STUDY MATERIAL:

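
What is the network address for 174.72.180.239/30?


IP:   10101110.01001000.10110100.11101111
Mask: 11111111.11111111.11111111.11111100
AND operation:
Net:  10101110.01001000.10110100.11101100
Network: 174.72.180.236/30


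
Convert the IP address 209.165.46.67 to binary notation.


209 = 11010001
165 = 10100101
46 = 00101110
67 = 01000011
Binary: 11010001.10100101.00101110.01000011


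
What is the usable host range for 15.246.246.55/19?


Network: 15.246.224.0
Broadcast: 15.246.255.255
First usable = network + 1
Last usable = broadcast - 1
Range: 15.246.224.1 to 15.246.255.254


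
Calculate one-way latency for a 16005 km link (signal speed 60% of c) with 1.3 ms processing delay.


Speed = 0.6 * 3e5 km/s = 180000 km/s
Propagation delay = 16005 / 180000 = 0.0889 s = 88.9167 ms
Processing delay = 1.3 ms
Total one-way latency = 90.2167 ms


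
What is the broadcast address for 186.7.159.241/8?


Network: 186.0.0.0/8
Host bits = 24
Set all host bits to 1:
Broadcast: 186.255.255.255


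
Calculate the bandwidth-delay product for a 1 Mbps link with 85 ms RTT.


BDP = bandwidth * RTT
= 1 Mbps * 85 ms
= 1 * 1e6 * 85 / 1000 bits
= 85000 bits
= 10625 bytes
= 10.376 KB
BDP = 85000 bits (10625 bytes)


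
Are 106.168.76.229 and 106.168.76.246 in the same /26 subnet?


Mask: 255.255.255.192
106.168.76.229 AND mask = 106.168.76.192
106.168.76.246 AND mask = 106.168.76.192
Yes, same subnet (106.168.76.192)


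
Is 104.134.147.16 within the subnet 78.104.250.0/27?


Subnet network: 78.104.250.0
Test IP AND mask: 104.134.147.0
No, 104.134.147.16 is not in 78.104.250.0/27


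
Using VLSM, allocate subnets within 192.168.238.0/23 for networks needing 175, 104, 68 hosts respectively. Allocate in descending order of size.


175 hosts -> /24 (254 usable): 192.168.238.0/24
104 hosts -> /25 (126 usable): 192.168.239.0/25
68 hosts -> /25 (126 usable): 192.168.239.128/25
Allocation: 192.168.238.0/24 (175 hosts, 254 usable); 192.168.239.0/25 (104 hosts, 126 usable); 192.168.239.128/25 (68 hosts, 126 usable)


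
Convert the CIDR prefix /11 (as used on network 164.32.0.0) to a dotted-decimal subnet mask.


/11 means 11 network bits, 21 host bits
Binary: 11111111111000000000000000000000
Mask: 255.224.0.0


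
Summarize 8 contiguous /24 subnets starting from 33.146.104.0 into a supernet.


Original prefix: /24
Number of subnets: 8 = 2^3
New prefix = 24 - 3 = 21
Supernet: 33.146.104.0/21


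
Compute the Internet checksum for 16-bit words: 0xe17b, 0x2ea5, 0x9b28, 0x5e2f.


Sum all words (with carry folding):
+ 0xe17b = 0xe17b
+ 0x2ea5 = 0x1021
+ 0x9b28 = 0xab49
+ 0x5e2f = 0x0979
One's complement: ~0x0979
Checksum = 0xf686


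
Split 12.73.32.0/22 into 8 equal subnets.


New prefix = 22 + 3 = 25
Each subnet has 128 addresses
  12.73.32.0/25
  12.73.32.128/25
  12.73.33.0/25
  12.73.33.128/25
  12.73.34.0/25
  12.73.34.128/25
  12.73.35.0/25
  12.73.35.128/25
Subnets: 12.73.32.0/25, 12.73.32.128/25, 12.73.33.0/25, 12.73.33.128/25, 12.73.34.0/25, 12.73.34.128/25, 12.73.35.0/25, 12.73.35.128/25


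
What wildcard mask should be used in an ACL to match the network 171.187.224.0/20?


Subnet mask: 255.255.240.0
Wildcard = 255.255.255.255 - subnet mask
255 - 255 = 0
255 - 255 = 0
255 - 240 = 15
255 - 0 = 255
Wildcard: 0.0.15.255


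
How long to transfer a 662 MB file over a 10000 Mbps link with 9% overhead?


Effective throughput = 10000 * (1 - 9/100) = 9100 Mbps
File size in Mb = 662 * 8 = 5296 Mb
Time = 5296 / 9100
Time = 0.582 seconds


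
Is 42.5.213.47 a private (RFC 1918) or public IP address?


RFC 1918 private ranges:
  10.0.0.0/8 (10.0.0.0 - 10.255.255.255)
  172.16.0.0/12 (172.16.0.0 - 172.31.255.255)
  192.168.0.0/16 (192.168.0.0 - 192.168.255.255)
Public (not in any RFC 1918 range)


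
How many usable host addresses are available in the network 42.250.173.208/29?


Host bits = 32 - 29 = 3
Total addresses = 2^3 = 8
Usable = total - 2 (network and broadcast)
Usable hosts: 6


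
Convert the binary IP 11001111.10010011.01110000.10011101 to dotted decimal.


11001111 = 207
10010011 = 147
01110000 = 112
10011101 = 157
IP: 207.147.112.157


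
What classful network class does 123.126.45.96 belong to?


First octet: 123
Binary: 01111011
0xxxxxxx -> Class A (1-126)
Class A, default mask 255.0.0.0 (/8)


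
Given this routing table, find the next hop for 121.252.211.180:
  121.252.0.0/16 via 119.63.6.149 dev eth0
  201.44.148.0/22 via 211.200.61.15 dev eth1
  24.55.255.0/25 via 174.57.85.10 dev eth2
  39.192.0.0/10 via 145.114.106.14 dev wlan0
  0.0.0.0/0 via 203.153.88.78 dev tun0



Longest prefix match for 121.252.211.180:
  /16 121.252.0.0: MATCH
  /22 201.44.148.0: no
  /25 24.55.255.0: no
  /10 39.192.0.0: no
  /0 0.0.0.0: MATCH
Selected: next-hop 119.63.6.149 via eth0 (matched /16)


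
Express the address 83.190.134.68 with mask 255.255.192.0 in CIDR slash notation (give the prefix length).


Binary: 11111111.11111111.11000000.00000000
Count leading 1s
Prefix: /18


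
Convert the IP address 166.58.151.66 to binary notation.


166 = 10100110
58 = 00111010
151 = 10010111
66 = 01000010
Binary: 10100110.00111010.10010111.01000010


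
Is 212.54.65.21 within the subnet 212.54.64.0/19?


Subnet network: 212.54.64.0
Test IP AND mask: 212.54.64.0
Yes, 212.54.65.21 is in 212.54.64.0/19


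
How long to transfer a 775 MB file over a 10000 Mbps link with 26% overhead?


Effective throughput = 10000 * (1 - 26/100) = 7400 Mbps
File size in Mb = 775 * 8 = 6200 Mb
Time = 6200 / 7400
Time = 0.8378 seconds


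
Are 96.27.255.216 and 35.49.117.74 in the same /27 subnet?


Mask: 255.255.255.224
96.27.255.216 AND mask = 96.27.255.192
35.49.117.74 AND mask = 35.49.117.64
No, different subnets (96.27.255.192 vs 35.49.117.64)


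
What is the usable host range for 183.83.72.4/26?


Network: 183.83.72.0
Broadcast: 183.83.72.63
First usable = network + 1
Last usable = broadcast - 1
Range: 183.83.72.1 to 183.83.72.62


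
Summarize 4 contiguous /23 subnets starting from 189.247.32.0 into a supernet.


Original prefix: /23
Number of subnets: 4 = 2^2
New prefix = 23 - 2 = 21
Supernet: 189.247.32.0/21


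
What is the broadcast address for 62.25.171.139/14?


Network: 62.24.0.0/14
Host bits = 18
Set all host bits to 1:
Broadcast: 62.27.255.255


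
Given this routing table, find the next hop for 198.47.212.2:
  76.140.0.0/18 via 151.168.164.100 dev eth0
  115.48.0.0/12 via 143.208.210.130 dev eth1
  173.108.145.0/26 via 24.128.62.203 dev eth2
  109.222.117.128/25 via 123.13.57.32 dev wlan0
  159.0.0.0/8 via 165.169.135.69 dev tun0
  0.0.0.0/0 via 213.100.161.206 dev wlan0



Longest prefix match for 198.47.212.2:
  /18 76.140.0.0: no
  /12 115.48.0.0: no
  /26 173.108.145.0: no
  /25 109.222.117.128: no
  /8 159.0.0.0: no
  /0 0.0.0.0: MATCH
Selected: next-hop 213.100.161.206 via wlan0 (matched /0)


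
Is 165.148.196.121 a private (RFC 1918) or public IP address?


RFC 1918 private ranges:
  10.0.0.0/8 (10.0.0.0 - 10.255.255.255)
  172.16.0.0/12 (172.16.0.0 - 172.31.255.255)
  192.168.0.0/16 (192.168.0.0 - 192.168.255.255)
Public (not in any RFC 1918 range)


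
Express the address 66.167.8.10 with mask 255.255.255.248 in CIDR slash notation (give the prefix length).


Binary: 11111111.11111111.11111111.11111000
Count leading 1s
Prefix: /29


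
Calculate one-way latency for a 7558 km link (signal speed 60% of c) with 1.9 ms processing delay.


Speed = 0.6 * 3e5 km/s = 180000 km/s
Propagation delay = 7558 / 180000 = 0.042 s = 41.9889 ms
Processing delay = 1.9 ms
Total one-way latency = 43.8889 ms


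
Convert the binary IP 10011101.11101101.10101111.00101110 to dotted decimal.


10011101 = 157
11101101 = 237
10101111 = 175
00101110 = 46
IP: 157.237.175.46


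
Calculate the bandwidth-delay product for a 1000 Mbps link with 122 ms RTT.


BDP = bandwidth * RTT
= 1000 Mbps * 122 ms
= 1000 * 1e6 * 122 / 1000 bits
= 122000000 bits
= 15250000 bytes
= 14892.5781 KB
BDP = 122000000 bits (15250000 bytes)


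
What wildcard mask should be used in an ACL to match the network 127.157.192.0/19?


Subnet mask: 255.255.224.0
Wildcard = 255.255.255.255 - subnet mask
255 - 255 = 0
255 - 255 = 0
255 - 224 = 31
255 - 0 = 255
Wildcard: 0.0.31.255


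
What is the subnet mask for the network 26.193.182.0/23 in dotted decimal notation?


/23 means 23 network bits, 9 host bits
Binary: 11111111111111111111111000000000
Mask: 255.255.254.0


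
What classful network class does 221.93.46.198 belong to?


First octet: 221
Binary: 11011101
110xxxxx -> Class C (192-223)
Class C, default mask 255.255.255.0 (/24)


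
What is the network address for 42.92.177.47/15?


IP:   00101010.01011100.10110001.00101111
Mask: 11111111.11111110.00000000.00000000
AND operation:
Net:  00101010.01011100.00000000.00000000
Network: 42.92.0.0/15


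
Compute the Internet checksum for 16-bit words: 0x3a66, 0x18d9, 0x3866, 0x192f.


Sum all words (with carry folding):
+ 0x3a66 = 0x3a66
+ 0x18d9 = 0x533f
+ 0x3866 = 0x8ba5
+ 0x192f = 0xa4d4
One's complement: ~0xa4d4
Checksum = 0x5b2b


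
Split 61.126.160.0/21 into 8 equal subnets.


New prefix = 21 + 3 = 24
Each subnet has 256 addresses
  61.126.160.0/24
  61.126.161.0/24
  61.126.162.0/24
  61.126.163.0/24
  61.126.164.0/24
  61.126.165.0/24
  61.126.166.0/24
  61.126.167.0/24
Subnets: 61.126.160.0/24, 61.126.161.0/24, 61.126.162.0/24, 61.126.163.0/24, 61.126.164.0/24, 61.126.165.0/24, 61.126.166.0/24, 61.126.167.0/24


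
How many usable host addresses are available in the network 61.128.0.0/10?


Host bits = 32 - 10 = 22
Total addresses = 2^22 = 4194304
Usable = total - 2 (network and broadcast)
Usable hosts: 4194302


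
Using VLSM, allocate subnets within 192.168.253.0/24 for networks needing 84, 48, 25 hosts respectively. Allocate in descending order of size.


84 hosts -> /25 (126 usable): 192.168.253.0/25
48 hosts -> /26 (62 usable): 192.168.253.128/26
25 hosts -> /27 (30 usable): 192.168.253.192/27
Allocation: 192.168.253.0/25 (84 hosts, 126 usable); 192.168.253.128/26 (48 hosts, 62 usable); 192.168.253.192/27 (25 hosts, 30 usable)


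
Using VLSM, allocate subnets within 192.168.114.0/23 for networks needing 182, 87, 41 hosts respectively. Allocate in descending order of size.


182 hosts -> /24 (254 usable): 192.168.114.0/24
87 hosts -> /25 (126 usable): 192.168.115.0/25
41 hosts -> /26 (62 usable): 192.168.115.128/26
Allocation: 192.168.114.0/24 (182 hosts, 254 usable); 192.168.115.0/25 (87 hosts, 126 usable); 192.168.115.128/26 (41 hosts, 62 usable)


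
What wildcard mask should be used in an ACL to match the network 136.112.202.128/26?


Subnet mask: 255.255.255.192
Wildcard = 255.255.255.255 - subnet mask
255 - 255 = 0
255 - 255 = 0
255 - 255 = 0
255 - 192 = 63
Wildcard: 0.0.0.63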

EXERCISE PROMPT: Beginning with the line that contains "Using VLSM, allocate subnets within 192.168.253.0/24", quote each line exactly through the last line of the entries above, and nothing beyond them.

RESPONSE TO THE EXERCISE:
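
Using VLSM, allocate subnets within 192.168.253.0/24 for networks needing 84, 48, 25 hosts respectively. Allocate in descending order of size.


84 hosts -> /25 (126 usable): 192.168.253.0/25
48 hosts -> /26 (62 usable): 192.168.253.128/26
25 hosts -> /27 (30 usable): 192.168.253.192/27
Allocation: 192.168.253.0/25 (84 hosts, 126 usable); 192.168.253.128/26 (48 hosts, 62 usable); 192.168.253.192/27 (25 hosts, 30 usable)


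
Using VLSM, allocate subnets within 192.168.114.0/23 for networks needing 182, 87, 41 hosts respectively. Allocate in descending order of size.


182 hosts -> /24 (254 usable): 192.168.114.0/24
87 hosts -> /25 (126 usable): 192.168.115.0/25
41 hosts -> /26 (62 usable): 192.168.115.128/26
Allocation: 192.168.114.0/24 (182 hosts, 254 usable); 192.168.115.0/25 (87 hosts, 126 usable); 192.168.115.128/26 (41 hosts, 62 usable)


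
What wildcard mask should be used in an ACL to match the network 136.112.202.128/26?


Subnet mask: 255.255.255.192
Wildcard = 255.255.255.255 - subnet mask
255 - 255 = 0
255 - 255 = 0
255 - 255 = 0
255 - 192 = 63
Wildcard: 0.0.0.63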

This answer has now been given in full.